§ Problem to solve: In the listing below, the lines from the first through the one with "Its interval of" are to be copied word for word.

§ Supplied material:
= = =

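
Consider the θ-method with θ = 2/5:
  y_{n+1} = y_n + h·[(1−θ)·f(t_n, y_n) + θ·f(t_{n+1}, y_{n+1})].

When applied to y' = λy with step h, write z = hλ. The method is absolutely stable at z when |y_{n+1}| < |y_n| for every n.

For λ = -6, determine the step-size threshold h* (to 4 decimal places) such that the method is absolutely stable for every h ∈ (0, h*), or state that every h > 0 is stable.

(-10.0000,0); λ=-6 ⇒ h* = (10)/6 = 1.6667.

Set f=λy, z=hλ:
  y_{n+1} = y_n + z·[3/5·y_n + 2/5·y_{n+1}] ⇒ (1 − 2/5z)y_{n+1} = (1 + 3/5z)y_n
  so R(z) = (1 + 3/5z)/(1 − 2/5z).

Need |R(x)|<1, x<0.
x=-0.75: |R|=0.4231
R=−1: 1+3/5x = −1+2/5x ⇒ -1/5x=2 ⇒ x=2/(-1/5)=-10.0000
Confirm numerically:
  x=-8.731: |R|=0.94350 <1
  x=-7.607: |R|=0.88162 <1
  x=-7.510: |R|=0.87562 <1
  x=-4.941: |R|=0.66006 <1
  x=-10.213: |R|=1.00838 >1
  x=-10.128: |R|=1.00507 >1
Interval (-10.0000, 0).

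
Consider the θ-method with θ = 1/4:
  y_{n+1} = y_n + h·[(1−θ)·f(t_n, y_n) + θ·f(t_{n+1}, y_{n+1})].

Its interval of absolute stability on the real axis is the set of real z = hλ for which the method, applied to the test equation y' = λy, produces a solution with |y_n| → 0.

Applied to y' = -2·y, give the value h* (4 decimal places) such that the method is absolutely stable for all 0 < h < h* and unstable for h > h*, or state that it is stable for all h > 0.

(-4.0000,0); λ=-2 ⇒ h* = (4)/2 = 2.0000.

With y'=λy (z=hλ):
  y_{n+1} = y_n + z·[3/4·y_n + 1/4·y_{n+1}] ⇒ (1 − 1/4z)y_{n+1} = (1 + 3/4z)y_n
  ⇒ R(z) = (1 + 3/4z)/(1 − 1/4z).

Solve |R(x)|<1 on ℝ⁻.
x=-0.45: |R|=0.5955
R=−1: 1+3/4x = −1+1/4x ⇒ -1/2x=2 ⇒ x=2/(-1/2)=-4.0000
Confirm numerically:
  x=-3.858: |R|=0.96386 <1
  x=-3.429: |R|=0.84628 <1
  x=-3.096: |R|=0.74521 <1
  x=-4.434: |R|=1.10292 >1
  x=-4.126: |R|=1.03101 >1
  x=-4.028: |R|=1.00698 >1
Interval (-4.0000, 0).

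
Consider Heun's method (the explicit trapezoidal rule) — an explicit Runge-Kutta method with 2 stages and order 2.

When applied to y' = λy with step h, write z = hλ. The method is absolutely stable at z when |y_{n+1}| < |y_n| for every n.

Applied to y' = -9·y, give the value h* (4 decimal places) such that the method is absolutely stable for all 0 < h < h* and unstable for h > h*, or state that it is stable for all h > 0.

(-2.0000,0); λ=-9 ⇒ h* = 0.2222.

On y'=λy, z=hλ:
  order 2, 2-stage ⇒ R(z)=1+z+z^2/2
  (e.g. R(-1.77)=0.79645, |R|=0.79645)

Find x<0 with |R(x)|<1.
x=-1.77: |R|=0.7964
|R(-1.6)|=0.6800 |R(-1.57)|=0.6624 |R(-1.39)|=0.5760
Bisect:
  x_lo=-2.4188 |R|=1.5065  x_hi=-0.2519 |R|=0.7798
  mid=-1.33538 |R|=0.55624 →hi
  mid=-1.87710 |R|=0.88466 →hi
  mid=-2.14796 |R|=1.15891 →lo
  mid=-2.01253 |R|=1.01261 →lo
  mid=-1.94482 |R|=0.94634 →hi
  mid=-1.97868 |R|=0.97890 →hi
  mid=-1.99561 |R|=0.99562 →hi
  mid=-2.00407 |R|=1.00408 →lo
  mid=-1.99984 |R|=0.99984 →hi
  ...
  [-2.00010,-1.99997] ⇒ x*=-2.0000
So |R|<1 on (-2.0000, 0).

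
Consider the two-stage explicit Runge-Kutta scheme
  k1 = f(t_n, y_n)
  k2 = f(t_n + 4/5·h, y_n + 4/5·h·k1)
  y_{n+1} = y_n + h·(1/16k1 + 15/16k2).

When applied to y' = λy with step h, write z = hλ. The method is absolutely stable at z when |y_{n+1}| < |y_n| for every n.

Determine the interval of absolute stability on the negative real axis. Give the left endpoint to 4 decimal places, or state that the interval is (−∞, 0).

z∈(-1.3333,0).

Test eqn y'=λy, z=hλ:
  k1=λy_n ⇒ h·k1=z·y_n;  k2=λ(1+4/5z)y_n ⇒ h·k2=z(1+4/5z)y_n
  y_{n+1}/y_n = 1 + 1/16z + 15/16z(1+4/5z) = 1 + z + 3/4z²
  Hence R(z) = 1 + z + 3/4z².

Solve |R(x)|<1 on ℝ⁻.
x=-0.76: |R|=0.6732
R=1: x+3/4x²=0 ⇒ x=−4/3=-1.3333; min R=1−1/(4·3/4)=0.6667>−1
Confirm numerically:
  x=-1.019: |R|=0.75977 <1
  x=-0.681: |R|=0.66682 <1
  x=-0.655: |R|=0.66677 <1
  x=-1.444: |R|=1.11985 >1
  x=-1.396: |R|=1.06561 >1
Interval (-1.3333, 0).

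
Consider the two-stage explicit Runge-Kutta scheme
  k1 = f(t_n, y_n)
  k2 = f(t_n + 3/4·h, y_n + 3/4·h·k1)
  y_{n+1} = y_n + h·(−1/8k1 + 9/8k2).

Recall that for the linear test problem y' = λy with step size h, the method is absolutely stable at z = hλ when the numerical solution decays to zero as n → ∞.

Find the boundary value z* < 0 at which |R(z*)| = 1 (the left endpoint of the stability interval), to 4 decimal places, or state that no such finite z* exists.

z* = -1.1852.

Set f=λy, z=hλ:
  k1=λy_n ⇒ h·k1=z·y_n;  k2=λ(1+3/4z)y_n ⇒ h·k2=z(1+3/4z)y_n
  y_{n+1}/y_n = 1 − 1/8z + 9/8z(1+3/4z) = 1 + z + 27/32z²
  Hence R(z) = 1 + z + 27/32z².

Solve |R(x)|<1 on ℝ⁻.
x=-0.57: |R|=0.7041
R=1: x+27/32x²=0 ⇒ x=−32/27=-1.1852; min R=1−1/(4·27/32)=0.7037>−1
Confirm numerically:
  x=-1.081: |R|=0.90497 <1
  x=-0.906: |R|=0.78658 <1
  x=-0.858: |R|=0.76314 <1
  x=-0.816: |R|=0.74582 <1
  x=-1.381: |R|=1.22817 >1
  x=-1.358: |R|=1.19801 >1
So |R|<1 on (-1.1852, 0).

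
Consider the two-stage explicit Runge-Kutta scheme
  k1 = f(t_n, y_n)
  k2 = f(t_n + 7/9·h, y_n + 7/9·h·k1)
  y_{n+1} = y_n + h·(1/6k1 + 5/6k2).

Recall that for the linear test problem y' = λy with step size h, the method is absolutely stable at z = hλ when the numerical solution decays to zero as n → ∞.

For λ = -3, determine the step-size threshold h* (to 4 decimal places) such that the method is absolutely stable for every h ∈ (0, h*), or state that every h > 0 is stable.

(-1.5429,0); λ=-3 ⇒ h* = (54/35)/3 = 0.5143.

Set f=λy, z=hλ:
  k1=λy_n ⇒ h·k1=z·y_n;  k2=λ(1+7/9z)y_n ⇒ h·k2=z(1+7/9z)y_n
  y_{n+1}/y_n = 1 + 1/6z + 5/6z(1+7/9z) = 1 + z + 35/54z²
  Hence R(z) = 1 + z + 35/54z².

Solve |R(x)|<1 on ℝ⁻.
x=-0.35: |R|=0.7294
R=1: x+35/54x²=0 ⇒ x=−54/35=-1.5429; min R=1−1/(4·35/54)=0.6143>−1
Confirm numerically:
  x=-1.314: |R|=0.80509 <1
  x=-1.177: |R|=0.72090 <1
  x=-0.978: |R|=0.64194 <1
  x=-0.661: |R|=0.62219 <1
  x=-1.854: |R|=1.37389 >1
  x=-1.700: |R|=1.17315 >1
So |R|<1 on (-1.5429, 0).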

= = =

§ Output of the exercise:
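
Consider the θ-method with θ = 2/5:
  y_{n+1} = y_n + h·[(1−θ)·f(t_n, y_n) + θ·f(t_{n+1}, y_{n+1})].

When applied to y' = λy with step h, write z = hλ. The method is absolutely stable at z when |y_{n+1}| < |y_n| for every n.

For λ = -6, determine the step-size threshold h* (to 4 decimal places) such that the method is absolutely stable for every h ∈ (0, h*), or state that every h > 0 is stable.

(-10.0000,0); λ=-6 ⇒ h* = (10)/6 = 1.6667.

Set f=λy, z=hλ:
  y_{n+1} = y_n + z·[3/5·y_n + 2/5·y_{n+1}] ⇒ (1 − 2/5z)y_{n+1} = (1 + 3/5z)y_n
  so R(z) = (1 + 3/5z)/(1 − 2/5z).

Need |R(x)|<1, x<0.
x=-0.75: |R|=0.4231
R=−1: 1+3/5x = −1+2/5x ⇒ -1/5x=2 ⇒ x=2/(-1/5)=-10.0000
Confirm numerically:
  x=-8.731: |R|=0.94350 <1
  x=-7.607: |R|=0.88162 <1
  x=-7.510: |R|=0.87562 <1
  x=-4.941: |R|=0.66006 <1
  x=-10.213: |R|=1.00838 >1
  x=-10.128: |R|=1.00507 >1
Interval (-10.0000, 0).

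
Consider the θ-method with θ = 1/4:
  y_{n+1} = y_n + h·[(1−θ)·f(t_n, y_n) + θ·f(t_{n+1}, y_{n+1})].

Its interval of absolute stability on the real axis is the set of real z = hλ for which the method, applied to the test equation y' = λy, produces a solution with |y_n| → 0.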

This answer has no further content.